╭─ Exercise materials

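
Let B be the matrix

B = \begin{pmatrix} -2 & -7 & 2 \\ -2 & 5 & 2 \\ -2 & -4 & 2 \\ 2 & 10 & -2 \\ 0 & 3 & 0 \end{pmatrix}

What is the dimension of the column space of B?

Row reduce to echelon form.
R2 ← R2 − R1: [0, 12, 0]
R3 ← R3 − R1: [0, 3, 0]
R4 ← R4 + R1: [0, 3, 0]
R3 ← R3 − (1/4)·R2: [0, 0, 0]
R4 ← R4 − (1/4)·R2: [0, 0, 0]
R5 ← R5 − (1/4)·R2: [0, 0, 0]
Echelon form has 2 nonzero rows, so rank(B) = 2.
The column space has dimension equal to the rank: 2.

2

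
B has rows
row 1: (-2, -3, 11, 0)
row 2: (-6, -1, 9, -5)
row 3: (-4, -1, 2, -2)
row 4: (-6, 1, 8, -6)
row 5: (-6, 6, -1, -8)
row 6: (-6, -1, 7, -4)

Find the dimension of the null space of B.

Row reduce to echelon form.
R2 ← R2 − (3)·R1: [0, 8, -24, -5]
R3 ← R3 − (2)·R1: [0, 5, -20, -2]
R4 ← R4 − (3)·R1: [0, 10, -25, -6]
R5 ← R5 − (3)·R1: [0, 15, -34, -8]
R6 ← R6 − (3)·R1: [0, 8, -26, -4]
R3 ← R3 − (5/8)·R2: [0, 0, -5, 9/8]
R4 ← R4 − (5/4)·R2: [0, 0, 5, 1/4]
R5 ← R5 − (15/8)·R2: [0, 0, 11, 11/8]
R6 ← R6 − R2: [0, 0, -2, 1]
R4 ← R4 + R3: [0, 0, 0, 11/8]
R5 ← R5 + (11/5)·R3: [0, 0, 0, 77/20]
R6 ← R6 − (2/5)·R3: [0, 0, 0, 11/20]
R5 ← R5 − (14/5)·R4: [0, 0, 0, 0]
R6 ← R6 − (2/5)·R4: [0, 0, 0, 0]
4 nonzero rows, so rank(B) = 4.
B has 4 columns; by rank–nullity, nullity = 4 − 4 = 0.

0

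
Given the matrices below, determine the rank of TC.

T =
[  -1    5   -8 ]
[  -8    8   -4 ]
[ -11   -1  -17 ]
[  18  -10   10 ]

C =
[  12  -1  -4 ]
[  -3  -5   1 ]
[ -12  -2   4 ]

2

First compute TC:
[[ 69,  -8, -23],
 [-72, -24,  24],
 [ 75,  50, -25],
 [126,  12, -42]]
Now row reduce the product.
R2 ← R2 + (24/23)·R1: [0, -744/23, 0]
R3 ← R3 − (25/23)·R1: [0, 1350/23, 0]
R4 ← R4 − (42/23)·R1: [0, 612/23, 0]
R3 ← R3 + (225/124)·R2: [0, 0, 0]
R4 ← R4 + (51/62)·R2: [0, 0, 0]
2 nonzero rows, so rank(TC) = 2.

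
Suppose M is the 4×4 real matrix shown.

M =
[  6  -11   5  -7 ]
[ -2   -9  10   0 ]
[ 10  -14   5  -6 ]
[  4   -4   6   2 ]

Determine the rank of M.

Row reduce to echelon form.
R2 ← R2 + (1/3)·R1: [0, -38/3, 35/3, -7/3]
R3 ← R3 − (5/3)·R1: [0, 13/3, -10/3, 17/3]
R4 ← R4 − (2/3)·R1: [0, 10/3, 8/3, 20/3]
R3 ← R3 + (13/38)·R2: [0, 0, 25/38, 185/38]
R4 ← R4 + (5/19)·R2: [0, 0, 109/19, 115/19]
R4 ← R4 − (218/25)·R3: [0, 0, 0, -182/5]
Echelon form has 4 nonzero rows, so rank(M) = 4.

4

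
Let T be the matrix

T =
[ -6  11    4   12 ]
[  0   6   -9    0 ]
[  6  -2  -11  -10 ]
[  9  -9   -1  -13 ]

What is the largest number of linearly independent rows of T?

Row reduce to echelon form.
R3 ← R3 + R1: [0, 9, -7, 2]
R4 ← R4 + (3/2)·R1: [0, 15/2, 5, 5]
R3 ← R3 − (3/2)·R2: [0, 0, 13/2, 2]
R4 ← R4 − (5/4)·R2: [0, 0, 65/4, 5]
R4 ← R4 − (5/2)·R3: [0, 0, 0, 0]
Echelon form has 3 nonzero rows, so rank(T) = 3.
The rank gives the maximum number of linearly independent rows: 3.

3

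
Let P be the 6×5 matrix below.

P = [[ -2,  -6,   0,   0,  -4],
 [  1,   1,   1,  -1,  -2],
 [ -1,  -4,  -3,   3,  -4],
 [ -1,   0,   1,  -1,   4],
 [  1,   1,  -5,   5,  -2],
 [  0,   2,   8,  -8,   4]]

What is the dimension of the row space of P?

3

Row reduce to echelon form.
R2 ← R2 + (1/2)·R1: [0, -2, 1, -1, -4]
R3 ← R3 − (1/2)·R1: [0, -1, -3, 3, -2]
R4 ← R4 − (1/2)·R1: [0, 3, 1, -1, 6]
R5 ← R5 + (1/2)·R1: [0, -2, -5, 5, -4]
R3 ← R3 − (1/2)·R2: [0, 0, -7/2, 7/2, 0]
R4 ← R4 + (3/2)·R2: [0, 0, 5/2, -5/2, 0]
R5 ← R5 − R2: [0, 0, -6, 6, 0]
R6 ← R6 + R2: [0, 0, 9, -9, 0]
R4 ← R4 + (5/7)·R3: [0, 0, 0, 0, 0]
R5 ← R5 − (12/7)·R3: [0, 0, 0, 0, 0]
R6 ← R6 + (18/7)·R3: [0, 0, 0, 0, 0]
Echelon form has 3 nonzero rows, so rank(P) = 3.
The row space has dimension equal to the rank: 3.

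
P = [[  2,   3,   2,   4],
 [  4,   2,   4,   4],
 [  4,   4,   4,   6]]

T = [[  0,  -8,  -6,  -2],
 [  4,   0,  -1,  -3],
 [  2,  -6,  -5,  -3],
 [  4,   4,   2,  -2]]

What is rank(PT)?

First compute PT:
[[ 32, -12, -17, -27],
 [ 32, -40, -38, -34],
 [ 48, -32, -36, -44]]
Now row reduce the product.
R2 ← R2 − R1: [0, -28, -21, -7]
R3 ← R3 − (3/2)·R1: [0, -14, -21/2, -7/2]
R3 ← R3 − (1/2)·R2: [0, 0, 0, 0]
2 nonzero rows, so rank(PT) = 2.

2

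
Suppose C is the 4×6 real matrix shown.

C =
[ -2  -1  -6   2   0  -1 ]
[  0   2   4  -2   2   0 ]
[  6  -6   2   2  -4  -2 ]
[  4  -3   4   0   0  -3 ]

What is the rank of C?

Row reduce to echelon form.
R3 ← R3 + (3)·R1: [0, -9, -16, 8, -4, -5]
R4 ← R4 + (2)·R1: [0, -5, -8, 4, 0, -5]
R3 ← R3 + (9/2)·R2: [0, 0, 2, -1, 5, -5]
R4 ← R4 + (5/2)·R2: [0, 0, 2, -1, 5, -5]
R4 ← R4 − R3: [0, 0, 0, 0, 0, 0]
Echelon form has 3 nonzero rows, so rank(C) = 3.

3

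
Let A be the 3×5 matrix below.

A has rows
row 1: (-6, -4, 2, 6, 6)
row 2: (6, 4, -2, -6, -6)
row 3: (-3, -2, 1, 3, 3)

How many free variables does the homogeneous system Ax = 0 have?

4

Row reduce to echelon form.
R2 ← R2 + R1: [0, 0, 0, 0, 0]
R3 ← R3 − (1/2)·R1: [0, 0, 0, 0, 0]
1 nonzero row, so rank(A) = 1.
A has 5 columns; by rank–nullity, nullity = 5 − 1 = 4.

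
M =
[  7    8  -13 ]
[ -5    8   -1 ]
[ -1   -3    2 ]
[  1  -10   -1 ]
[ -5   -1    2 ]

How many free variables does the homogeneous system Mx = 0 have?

0

Row reduce to echelon form.
R2 ← R2 + (5/7)·R1: [0, 96/7, -72/7]
R3 ← R3 + (1/7)·R1: [0, -13/7, 1/7]
R4 ← R4 − (1/7)·R1: [0, -78/7, 6/7]
R5 ← R5 + (5/7)·R1: [0, 33/7, -51/7]
R3 ← R3 + (13/96)·R2: [0, 0, -5/4]
R4 ← R4 + (13/16)·R2: [0, 0, -15/2]
R5 ← R5 − (11/32)·R2: [0, 0, -15/4]
R4 ← R4 − (6)·R3: [0, 0, 0]
R5 ← R5 − (3)·R3: [0, 0, 0]
3 nonzero rows, so rank(M) = 3.
M has 3 columns; by rank–nullity, nullity = 3 − 3 = 0.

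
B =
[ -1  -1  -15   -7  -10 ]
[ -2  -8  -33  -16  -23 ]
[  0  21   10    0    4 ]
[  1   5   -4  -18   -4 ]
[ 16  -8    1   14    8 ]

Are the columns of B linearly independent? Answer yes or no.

Row reduce B to echelon form.
R2 ← R2 − (2)·R1: [0, -6, -3, -2, -3]
R4 ← R4 + R1: [0, 4, -19, -25, -14]
R5 ← R5 + (16)·R1: [0, -24, -239, -98, -152]
R3 ← R3 + (7/2)·R2: [0, 0, -1/2, -7, -13/2]
R4 ← R4 + (2/3)·R2: [0, 0, -21, -79/3, -16]
R5 ← R5 − (4)·R2: [0, 0, -227, -90, -140]
R4 ← R4 − (42)·R3: [0, 0, 0, 803/3, 257]
R5 ← R5 − (454)·R3: [0, 0, 0, 3088, 2811]
R5 ← R5 − (9264/803)·R4: [0, 0, 0, 0, -123615/803]
5 pivots among 5 columns.
Every column is a pivot column, so the columns are linearly independent.

yes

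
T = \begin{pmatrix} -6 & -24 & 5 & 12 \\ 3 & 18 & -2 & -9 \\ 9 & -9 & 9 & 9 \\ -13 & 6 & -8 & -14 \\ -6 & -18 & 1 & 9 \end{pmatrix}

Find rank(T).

Row reduce to echelon form.
R2 ← R2 + (1/2)·R1: [0, 6, 1/2, -3]
R3 ← R3 + (3/2)·R1: [0, -45, 33/2, 27]
R4 ← R4 − (13/6)·R1: [0, 58, -113/6, -40]
R5 ← R5 − R1: [0, 6, -4, -3]
R3 ← R3 + (15/2)·R2: [0, 0, 81/4, 9/2]
R4 ← R4 − (29/3)·R2: [0, 0, -71/3, -11]
R5 ← R5 − R2: [0, 0, -9/2, 0]
R4 ← R4 + (284/243)·R3: [0, 0, 0, -155/27]
R5 ← R5 + (2/9)·R3: [0, 0, 0, 1]
R5 ← R5 + (27/155)·R4: [0, 0, 0, 0]
Echelon form has 4 nonzero rows, so rank(T) = 4.

4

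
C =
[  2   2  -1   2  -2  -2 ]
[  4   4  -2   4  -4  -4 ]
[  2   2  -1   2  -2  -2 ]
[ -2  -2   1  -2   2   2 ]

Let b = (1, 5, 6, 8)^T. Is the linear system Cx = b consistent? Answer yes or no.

no

Row reduce the augmented matrix [C | b].
R2 ← R2 − (2)·R1: [0, 0, 0, 0, 0, 0, 3]
R3 ← R3 − R1: [0, 0, 0, 0, 0, 0, 5]
R4 ← R4 + R1: [0, 0, 0, 0, 0, 0, 9]
R3 ← R3 − (5/3)·R2: [0, 0, 0, 0, 0, 0, 0]
R4 ← R4 − (3)·R2: [0, 0, 0, 0, 0, 0, 0]
The echelon form has 2 nonzero rows; the last pivot sits in the augmented column, so rank(C) = 1 but rank([C|b]) = 2.
Since the ranks differ, the system is inconsistent.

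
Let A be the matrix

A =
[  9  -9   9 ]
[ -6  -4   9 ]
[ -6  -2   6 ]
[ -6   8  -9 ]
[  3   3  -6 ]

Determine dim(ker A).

1

Row reduce to echelon form.
R2 ← R2 + (2/3)·R1: [0, -10, 15]
R3 ← R3 + (2/3)·R1: [0, -8, 12]
R4 ← R4 + (2/3)·R1: [0, 2, -3]
R5 ← R5 − (1/3)·R1: [0, 6, -9]
R3 ← R3 − (4/5)·R2: [0, 0, 0]
R4 ← R4 + (1/5)·R2: [0, 0, 0]
R5 ← R5 + (3/5)·R2: [0, 0, 0]
2 nonzero rows, so rank(A) = 2.
A has 3 columns; by rank–nullity, nullity = 3 − 2 = 1.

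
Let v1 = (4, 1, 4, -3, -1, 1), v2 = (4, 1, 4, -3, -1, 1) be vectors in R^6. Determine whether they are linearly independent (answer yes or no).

no

Form the matrix with these vectors as rows and row reduce.
R2 ← R2 − R1: [0, 0, 0, 0, 0, 0]
1 nonzero row, so the 2 vectors span a space of dimension 1.
Since 1 < 2, the vectors are linearly dependent.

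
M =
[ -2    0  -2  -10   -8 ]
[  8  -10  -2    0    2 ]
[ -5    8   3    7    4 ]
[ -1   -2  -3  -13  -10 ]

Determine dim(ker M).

3

Row reduce to echelon form.
R2 ← R2 + (4)·R1: [0, -10, -10, -40, -30]
R3 ← R3 − (5/2)·R1: [0, 8, 8, 32, 24]
R4 ← R4 − (1/2)·R1: [0, -2, -2, -8, -6]
R3 ← R3 + (4/5)·R2: [0, 0, 0, 0, 0]
R4 ← R4 − (1/5)·R2: [0, 0, 0, 0, 0]
2 nonzero rows, so rank(M) = 2.
M has 5 columns; by rank–nullity, nullity = 5 − 2 = 3.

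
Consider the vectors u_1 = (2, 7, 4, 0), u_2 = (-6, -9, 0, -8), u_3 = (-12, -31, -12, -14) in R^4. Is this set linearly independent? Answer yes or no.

Form the matrix with these vectors as rows and row reduce.
R2 ← R2 + (3)·R1: [0, 12, 12, -8]
R3 ← R3 + (6)·R1: [0, 11, 12, -14]
R3 ← R3 − (11/12)·R2: [0, 0, 1, -20/3]
3 nonzero rows, so the 3 vectors span a space of dimension 3.
Since 3 = 3, the vectors are linearly independent.

yes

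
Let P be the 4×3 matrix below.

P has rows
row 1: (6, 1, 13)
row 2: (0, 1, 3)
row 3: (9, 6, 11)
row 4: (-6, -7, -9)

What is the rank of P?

3

Row reduce to echelon form.
R3 ← R3 − (3/2)·R1: [0, 9/2, -17/2]
R4 ← R4 + R1: [0, -6, 4]
R3 ← R3 − (9/2)·R2: [0, 0, -22]
R4 ← R4 + (6)·R2: [0, 0, 22]
R4 ← R4 + R3: [0, 0, 0]
Echelon form has 3 nonzero rows, so rank(P) = 3.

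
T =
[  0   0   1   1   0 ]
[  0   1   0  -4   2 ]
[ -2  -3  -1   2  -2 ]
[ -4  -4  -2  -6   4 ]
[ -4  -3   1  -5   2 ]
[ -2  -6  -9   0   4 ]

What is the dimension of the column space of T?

Row reduce to echelon form.
Swap R1 ↔ R3
R4 ← R4 − (2)·R1: [0, 2, 0, -10, 8]
R5 ← R5 − (2)·R1: [0, 3, 3, -9, 6]
R6 ← R6 − R1: [0, -3, -8, -2, 6]
R4 ← R4 − (2)·R2: [0, 0, 0, -2, 4]
R5 ← R5 − (3)·R2: [0, 0, 3, 3, 0]
R6 ← R6 + (3)·R2: [0, 0, -8, -14, 12]
R5 ← R5 − (3)·R3: [0, 0, 0, 0, 0]
R6 ← R6 + (8)·R3: [0, 0, 0, -6, 12]
R6 ← R6 − (3)·R4: [0, 0, 0, 0, 0]
Echelon form has 4 nonzero rows, so rank(T) = 4.
The column space has dimension equal to the rank: 4.

4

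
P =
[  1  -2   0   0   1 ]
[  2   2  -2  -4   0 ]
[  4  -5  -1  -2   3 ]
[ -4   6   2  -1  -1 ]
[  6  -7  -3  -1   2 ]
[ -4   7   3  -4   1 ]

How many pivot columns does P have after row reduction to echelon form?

3

Row reduce to echelon form.
R2 ← R2 − (2)·R1: [0, 6, -2, -4, -2]
R3 ← R3 − (4)·R1: [0, 3, -1, -2, -1]
R4 ← R4 + (4)·R1: [0, -2, 2, -1, 3]
R5 ← R5 − (6)·R1: [0, 5, -3, -1, -4]
R6 ← R6 + (4)·R1: [0, -1, 3, -4, 5]
R3 ← R3 − (1/2)·R2: [0, 0, 0, 0, 0]
R4 ← R4 + (1/3)·R2: [0, 0, 4/3, -7/3, 7/3]
R5 ← R5 − (5/6)·R2: [0, 0, -4/3, 7/3, -7/3]
R6 ← R6 + (1/6)·R2: [0, 0, 8/3, -14/3, 14/3]
Swap R3 ↔ R4
R5 ← R5 + R3: [0, 0, 0, 0, 0]
R6 ← R6 − (2)·R3: [0, 0, 0, 0, 0]
Echelon form has 3 nonzero rows, so rank(P) = 3.
Each nonzero row contributes one pivot column: 3 pivot columns.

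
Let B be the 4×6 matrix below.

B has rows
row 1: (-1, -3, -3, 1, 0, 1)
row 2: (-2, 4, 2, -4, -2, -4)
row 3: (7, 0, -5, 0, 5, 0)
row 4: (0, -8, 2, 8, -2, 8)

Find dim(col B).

Row reduce to echelon form.
R2 ← R2 − (2)·R1: [0, 10, 8, -6, -2, -6]
R3 ← R3 + (7)·R1: [0, -21, -26, 7, 5, 7]
R3 ← R3 + (21/10)·R2: [0, 0, -46/5, -28/5, 4/5, -28/5]
R4 ← R4 + (4/5)·R2: [0, 0, 42/5, 16/5, -18/5, 16/5]
R4 ← R4 + (21/23)·R3: [0, 0, 0, -44/23, -66/23, -44/23]
Echelon form has 4 nonzero rows, so rank(B) = 4.
The column space has dimension equal to the rank: 4.

4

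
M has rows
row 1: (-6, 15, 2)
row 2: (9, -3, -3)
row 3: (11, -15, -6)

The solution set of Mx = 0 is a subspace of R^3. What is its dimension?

0

Row reduce to echelon form.
R2 ← R2 + (3/2)·R1: [0, 39/2, 0]
R3 ← R3 + (11/6)·R1: [0, 25/2, -7/3]
R3 ← R3 − (25/39)·R2: [0, 0, -7/3]
3 nonzero rows, so rank(M) = 3.
M has 3 columns; by rank–nullity, nullity = 3 − 3 = 0.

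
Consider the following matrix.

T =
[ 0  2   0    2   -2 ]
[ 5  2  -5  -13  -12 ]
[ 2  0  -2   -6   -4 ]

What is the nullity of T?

Row reduce to echelon form.
Swap R1 ↔ R2
R3 ← R3 − (2/5)·R1: [0, -4/5, 0, -4/5, 4/5]
R3 ← R3 + (2/5)·R2: [0, 0, 0, 0, 0]
2 nonzero rows, so rank(T) = 2.
T has 5 columns; by rank–nullity, nullity = 5 − 2 = 3.

3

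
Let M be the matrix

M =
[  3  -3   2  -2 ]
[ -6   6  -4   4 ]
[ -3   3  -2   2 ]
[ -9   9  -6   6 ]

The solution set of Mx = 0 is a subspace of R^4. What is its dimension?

3

Row reduce to echelon form.
R2 ← R2 + (2)·R1: [0, 0, 0, 0]
R3 ← R3 + R1: [0, 0, 0, 0]
R4 ← R4 + (3)·R1: [0, 0, 0, 0]
1 nonzero row, so rank(M) = 1.
M has 4 columns; by rank–nullity, nullity = 4 − 1 = 3.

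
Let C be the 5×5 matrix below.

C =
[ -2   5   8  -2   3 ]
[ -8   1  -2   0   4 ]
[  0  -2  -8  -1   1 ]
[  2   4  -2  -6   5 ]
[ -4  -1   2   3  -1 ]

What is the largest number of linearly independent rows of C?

3

Row reduce to echelon form.
R2 ← R2 − (4)·R1: [0, -19, -34, 8, -8]
R4 ← R4 + R1: [0, 9, 6, -8, 8]
R5 ← R5 − (2)·R1: [0, -11, -14, 7, -7]
R3 ← R3 − (2/19)·R2: [0, 0, -84/19, -35/19, 35/19]
R4 ← R4 + (9/19)·R2: [0, 0, -192/19, -80/19, 80/19]
R5 ← R5 − (11/19)·R2: [0, 0, 108/19, 45/19, -45/19]
R4 ← R4 − (16/7)·R3: [0, 0, 0, 0, 0]
R5 ← R5 + (9/7)·R3: [0, 0, 0, 0, 0]
Echelon form has 3 nonzero rows, so rank(C) = 3.
The rank gives the maximum number of linearly independent rows: 3.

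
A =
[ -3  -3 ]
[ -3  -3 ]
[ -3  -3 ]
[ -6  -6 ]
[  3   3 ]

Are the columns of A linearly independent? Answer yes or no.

Row reduce A to echelon form.
R2 ← R2 − R1: [0, 0]
R3 ← R3 − R1: [0, 0]
R4 ← R4 − (2)·R1: [0, 0]
R5 ← R5 + R1: [0, 0]
1 pivot among 2 columns.
Only 1 < 2 pivot columns, so the columns are linearly dependent.

no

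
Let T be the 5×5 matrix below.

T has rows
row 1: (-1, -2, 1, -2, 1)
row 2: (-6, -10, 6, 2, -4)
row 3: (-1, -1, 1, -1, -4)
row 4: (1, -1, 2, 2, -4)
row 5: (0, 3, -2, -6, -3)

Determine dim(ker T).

Row reduce to echelon form.
R2 ← R2 − (6)·R1: [0, 2, 0, 14, -10]
R3 ← R3 − R1: [0, 1, 0, 1, -5]
R4 ← R4 + R1: [0, -3, 3, 0, -3]
R3 ← R3 − (1/2)·R2: [0, 0, 0, -6, 0]
R4 ← R4 + (3/2)·R2: [0, 0, 3, 21, -18]
R5 ← R5 − (3/2)·R2: [0, 0, -2, -27, 12]
Swap R3 ↔ R4
R5 ← R5 + (2/3)·R3: [0, 0, 0, -13, 0]
R5 ← R5 − (13/6)·R4: [0, 0, 0, 0, 0]
4 nonzero rows, so rank(T) = 4.
T has 5 columns; by rank–nullity, nullity = 5 − 4 = 1.

1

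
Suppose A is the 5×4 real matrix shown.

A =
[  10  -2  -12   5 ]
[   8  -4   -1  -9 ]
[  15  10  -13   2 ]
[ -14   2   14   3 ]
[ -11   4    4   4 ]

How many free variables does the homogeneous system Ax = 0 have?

Row reduce to echelon form.
R2 ← R2 − (4/5)·R1: [0, -12/5, 43/5, -13]
R3 ← R3 − (3/2)·R1: [0, 13, 5, -11/2]
R4 ← R4 + (7/5)·R1: [0, -4/5, -14/5, 10]
R5 ← R5 + (11/10)·R1: [0, 9/5, -46/5, 19/2]
R3 ← R3 + (65/12)·R2: [0, 0, 619/12, -911/12]
R4 ← R4 − (1/3)·R2: [0, 0, -17/3, 43/3]
R5 ← R5 + (3/4)·R2: [0, 0, -11/4, -1/4]
R4 ← R4 + (68/619)·R3: [0, 0, 0, 3710/619]
R5 ← R5 + (33/619)·R3: [0, 0, 0, -2660/619]
R5 ← R5 + (38/53)·R4: [0, 0, 0, 0]
4 nonzero rows, so rank(A) = 4.
A has 4 columns; by rank–nullity, nullity = 4 − 4 = 0.

0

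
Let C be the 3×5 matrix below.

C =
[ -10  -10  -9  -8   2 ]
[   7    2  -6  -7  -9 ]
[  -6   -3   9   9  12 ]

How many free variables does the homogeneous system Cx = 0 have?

Row reduce to echelon form.
R2 ← R2 + (7/10)·R1: [0, -5, -123/10, -63/5, -38/5]
R3 ← R3 − (3/5)·R1: [0, 3, 72/5, 69/5, 54/5]
R3 ← R3 + (3/5)·R2: [0, 0, 351/50, 156/25, 156/25]
3 nonzero rows, so rank(C) = 3.
C has 5 columns; by rank–nullity, nullity = 5 − 3 = 2.

2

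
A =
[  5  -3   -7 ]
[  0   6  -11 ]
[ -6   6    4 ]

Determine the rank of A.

2

Row reduce to echelon form.
R3 ← R3 + (6/5)·R1: [0, 12/5, -22/5]
R3 ← R3 − (2/5)·R2: [0, 0, 0]
Echelon form has 2 nonzero rows, so rank(A) = 2.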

╰─

• [Assignment] Report each line above that includes the string "pmatrix".

• [Exercise output]
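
B = \begin{pmatrix} -2 & -7 & 2 \\ -2 & 5 & 2 \\ -2 & -4 & 2 \\ 2 & 10 & -2 \\ 0 & 3 & 0 \end{pmatrix}
T = \begin{pmatrix} -6 & -24 & 5 & 12 \\ 3 & 18 & -2 & -9 \\ 9 & -9 & 9 & 9 \\ -13 & 6 & -8 & -14 \\ -6 & -18 & 1 & 9 \end{pmatrix}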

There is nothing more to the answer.